• **WHAT YOU WILL DO**
Look through the entries below and extract exactly the lines from the one containing "add 126.163.29.245/32 -> H3" through the one containing "lookup 126.160.51.86", ends included.

• **Saved entries**
■ ■ ■

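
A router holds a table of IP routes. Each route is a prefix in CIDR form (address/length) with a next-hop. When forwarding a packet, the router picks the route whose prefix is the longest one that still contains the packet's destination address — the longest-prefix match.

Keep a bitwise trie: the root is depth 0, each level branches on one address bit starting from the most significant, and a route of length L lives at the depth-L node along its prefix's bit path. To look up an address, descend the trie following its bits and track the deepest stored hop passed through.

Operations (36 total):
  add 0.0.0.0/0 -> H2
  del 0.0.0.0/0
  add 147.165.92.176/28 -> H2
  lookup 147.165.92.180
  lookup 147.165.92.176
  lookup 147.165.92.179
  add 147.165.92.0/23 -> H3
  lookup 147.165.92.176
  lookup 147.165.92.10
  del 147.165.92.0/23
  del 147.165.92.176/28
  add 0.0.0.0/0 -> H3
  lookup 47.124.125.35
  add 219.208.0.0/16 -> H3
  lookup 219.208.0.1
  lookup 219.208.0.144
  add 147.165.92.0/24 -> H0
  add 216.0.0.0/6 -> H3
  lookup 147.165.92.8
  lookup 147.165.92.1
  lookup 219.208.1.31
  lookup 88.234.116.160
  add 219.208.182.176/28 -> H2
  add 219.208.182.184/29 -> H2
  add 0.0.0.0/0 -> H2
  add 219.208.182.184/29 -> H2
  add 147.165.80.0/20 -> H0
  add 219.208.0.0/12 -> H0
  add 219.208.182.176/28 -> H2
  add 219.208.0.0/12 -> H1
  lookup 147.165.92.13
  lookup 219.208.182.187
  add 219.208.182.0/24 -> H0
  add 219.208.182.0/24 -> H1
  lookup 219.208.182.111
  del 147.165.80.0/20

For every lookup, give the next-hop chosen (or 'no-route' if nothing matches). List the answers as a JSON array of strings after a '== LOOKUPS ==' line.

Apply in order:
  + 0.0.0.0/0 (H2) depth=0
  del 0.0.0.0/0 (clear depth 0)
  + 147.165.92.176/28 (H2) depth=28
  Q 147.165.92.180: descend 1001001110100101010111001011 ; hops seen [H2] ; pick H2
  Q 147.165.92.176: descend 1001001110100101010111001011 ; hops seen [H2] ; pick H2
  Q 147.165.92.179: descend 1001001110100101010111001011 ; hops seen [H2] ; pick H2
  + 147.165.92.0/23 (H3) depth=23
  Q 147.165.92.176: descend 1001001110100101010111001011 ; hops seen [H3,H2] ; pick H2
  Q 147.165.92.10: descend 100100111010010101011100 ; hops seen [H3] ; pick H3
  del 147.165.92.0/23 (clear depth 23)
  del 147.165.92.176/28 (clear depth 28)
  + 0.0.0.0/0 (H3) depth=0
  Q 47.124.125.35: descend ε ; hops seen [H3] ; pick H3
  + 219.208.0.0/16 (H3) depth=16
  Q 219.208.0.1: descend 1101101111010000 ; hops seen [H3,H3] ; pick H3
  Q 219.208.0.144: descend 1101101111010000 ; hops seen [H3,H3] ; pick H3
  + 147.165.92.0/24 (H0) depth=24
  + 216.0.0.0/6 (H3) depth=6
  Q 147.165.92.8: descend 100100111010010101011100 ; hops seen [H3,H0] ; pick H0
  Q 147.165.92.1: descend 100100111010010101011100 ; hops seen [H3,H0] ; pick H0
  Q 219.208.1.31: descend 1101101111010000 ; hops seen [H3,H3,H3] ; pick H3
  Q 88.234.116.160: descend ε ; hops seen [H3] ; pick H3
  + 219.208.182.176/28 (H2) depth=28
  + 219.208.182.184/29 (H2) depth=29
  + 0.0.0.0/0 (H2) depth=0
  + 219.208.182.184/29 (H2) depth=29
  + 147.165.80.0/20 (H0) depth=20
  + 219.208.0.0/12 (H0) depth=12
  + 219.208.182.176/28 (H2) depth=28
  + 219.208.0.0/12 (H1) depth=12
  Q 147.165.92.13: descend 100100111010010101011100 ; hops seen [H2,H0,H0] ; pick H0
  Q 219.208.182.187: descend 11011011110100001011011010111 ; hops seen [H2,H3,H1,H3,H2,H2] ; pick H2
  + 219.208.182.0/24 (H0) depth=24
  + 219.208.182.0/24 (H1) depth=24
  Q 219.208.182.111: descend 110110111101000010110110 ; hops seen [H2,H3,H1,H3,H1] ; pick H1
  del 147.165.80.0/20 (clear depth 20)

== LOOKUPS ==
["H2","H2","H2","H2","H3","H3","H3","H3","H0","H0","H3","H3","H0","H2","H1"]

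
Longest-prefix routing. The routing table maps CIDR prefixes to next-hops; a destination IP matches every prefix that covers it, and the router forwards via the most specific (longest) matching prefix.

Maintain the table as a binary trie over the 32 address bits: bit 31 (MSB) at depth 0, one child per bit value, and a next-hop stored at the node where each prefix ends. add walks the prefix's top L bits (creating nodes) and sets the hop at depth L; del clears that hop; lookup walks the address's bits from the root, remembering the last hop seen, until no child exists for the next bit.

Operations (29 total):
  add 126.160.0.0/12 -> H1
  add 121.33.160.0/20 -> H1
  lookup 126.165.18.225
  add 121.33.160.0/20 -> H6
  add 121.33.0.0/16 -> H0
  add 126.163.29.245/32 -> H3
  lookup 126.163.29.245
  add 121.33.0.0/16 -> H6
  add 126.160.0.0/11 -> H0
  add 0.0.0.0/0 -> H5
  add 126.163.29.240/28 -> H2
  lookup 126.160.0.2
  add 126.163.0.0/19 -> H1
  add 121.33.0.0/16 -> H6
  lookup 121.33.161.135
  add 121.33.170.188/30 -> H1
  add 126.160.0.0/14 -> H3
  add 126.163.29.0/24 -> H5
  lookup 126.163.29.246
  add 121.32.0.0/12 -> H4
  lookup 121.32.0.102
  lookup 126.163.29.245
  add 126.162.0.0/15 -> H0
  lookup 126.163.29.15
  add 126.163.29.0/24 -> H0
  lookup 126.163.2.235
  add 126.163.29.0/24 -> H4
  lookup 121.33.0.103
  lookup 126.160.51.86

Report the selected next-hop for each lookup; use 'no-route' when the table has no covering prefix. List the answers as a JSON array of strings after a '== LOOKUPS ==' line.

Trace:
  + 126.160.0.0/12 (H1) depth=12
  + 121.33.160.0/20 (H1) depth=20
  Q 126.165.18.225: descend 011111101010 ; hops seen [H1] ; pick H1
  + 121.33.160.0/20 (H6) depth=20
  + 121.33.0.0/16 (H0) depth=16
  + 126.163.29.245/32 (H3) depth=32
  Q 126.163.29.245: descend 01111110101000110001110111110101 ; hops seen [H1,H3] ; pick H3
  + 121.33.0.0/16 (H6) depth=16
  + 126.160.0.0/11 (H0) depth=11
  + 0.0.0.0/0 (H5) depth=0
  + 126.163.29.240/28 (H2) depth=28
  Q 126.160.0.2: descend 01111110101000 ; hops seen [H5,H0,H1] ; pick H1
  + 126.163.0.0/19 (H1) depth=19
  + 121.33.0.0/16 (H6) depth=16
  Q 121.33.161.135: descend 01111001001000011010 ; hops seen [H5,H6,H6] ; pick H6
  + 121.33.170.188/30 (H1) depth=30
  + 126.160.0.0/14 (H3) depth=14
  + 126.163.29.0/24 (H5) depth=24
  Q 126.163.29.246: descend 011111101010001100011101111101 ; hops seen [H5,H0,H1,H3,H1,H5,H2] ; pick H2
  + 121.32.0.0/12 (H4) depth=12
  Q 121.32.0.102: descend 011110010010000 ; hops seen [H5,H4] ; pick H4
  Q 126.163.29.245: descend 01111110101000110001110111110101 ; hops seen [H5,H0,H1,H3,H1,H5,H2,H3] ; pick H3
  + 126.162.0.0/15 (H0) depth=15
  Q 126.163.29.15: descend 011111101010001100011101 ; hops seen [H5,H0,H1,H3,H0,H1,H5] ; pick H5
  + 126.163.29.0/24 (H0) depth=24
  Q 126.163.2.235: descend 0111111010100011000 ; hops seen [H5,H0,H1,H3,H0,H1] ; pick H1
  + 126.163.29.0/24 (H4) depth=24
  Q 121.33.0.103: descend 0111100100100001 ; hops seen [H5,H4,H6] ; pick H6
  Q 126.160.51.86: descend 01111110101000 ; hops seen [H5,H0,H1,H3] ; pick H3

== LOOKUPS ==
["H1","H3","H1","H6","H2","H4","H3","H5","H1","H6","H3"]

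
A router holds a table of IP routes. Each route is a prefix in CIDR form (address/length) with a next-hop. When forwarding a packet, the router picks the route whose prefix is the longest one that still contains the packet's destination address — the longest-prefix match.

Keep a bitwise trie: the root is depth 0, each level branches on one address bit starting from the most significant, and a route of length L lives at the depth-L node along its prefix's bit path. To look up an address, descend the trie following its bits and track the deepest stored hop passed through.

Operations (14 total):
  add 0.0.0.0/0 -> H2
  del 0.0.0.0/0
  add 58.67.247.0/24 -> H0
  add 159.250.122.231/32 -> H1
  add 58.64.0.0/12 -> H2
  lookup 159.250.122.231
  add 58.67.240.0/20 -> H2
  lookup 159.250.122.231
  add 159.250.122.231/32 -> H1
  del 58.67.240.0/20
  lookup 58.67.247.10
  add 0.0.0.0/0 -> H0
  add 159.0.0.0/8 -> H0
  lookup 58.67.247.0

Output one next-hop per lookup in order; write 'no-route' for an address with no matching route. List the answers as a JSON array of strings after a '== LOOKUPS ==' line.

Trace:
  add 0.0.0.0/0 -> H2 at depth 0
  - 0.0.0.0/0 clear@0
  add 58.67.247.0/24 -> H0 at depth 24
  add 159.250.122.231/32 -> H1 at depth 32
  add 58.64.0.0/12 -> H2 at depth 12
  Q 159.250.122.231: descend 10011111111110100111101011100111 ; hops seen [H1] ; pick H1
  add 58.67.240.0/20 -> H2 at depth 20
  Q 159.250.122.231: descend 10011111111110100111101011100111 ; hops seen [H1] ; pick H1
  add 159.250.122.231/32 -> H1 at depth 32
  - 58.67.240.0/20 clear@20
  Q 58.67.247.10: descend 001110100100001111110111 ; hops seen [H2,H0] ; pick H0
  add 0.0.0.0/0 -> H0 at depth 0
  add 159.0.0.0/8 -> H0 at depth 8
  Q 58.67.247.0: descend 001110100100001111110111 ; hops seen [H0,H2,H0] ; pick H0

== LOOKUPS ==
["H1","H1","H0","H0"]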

■ ■ ■

• **RESULT OF THE EXERCISE**
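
  add 126.163.29.245/32 -> H3
  lookup 126.163.29.245
  add 121.33.0.0/16 -> H6
  add 126.160.0.0/11 -> H0
  add 0.0.0.0/0 -> H5
  add 126.163.29.240/28 -> H2
  lookup 126.160.0.2
  add 126.163.0.0/19 -> H1
  add 121.33.0.0/16 -> H6
  lookup 121.33.161.135
  add 121.33.170.188/30 -> H1
  add 126.160.0.0/14 -> H3
  add 126.163.29.0/24 -> H5
  lookup 126.163.29.246
  add 121.32.0.0/12 -> H4
  lookup 121.32.0.102
  lookup 126.163.29.245
  add 126.162.0.0/15 -> H0
  lookup 126.163.29.15
  add 126.163.29.0/24 -> H0
  lookup 126.163.2.235
  add 126.163.29.0/24 -> H4
  lookup 121.33.0.103
  lookup 126.160.51.86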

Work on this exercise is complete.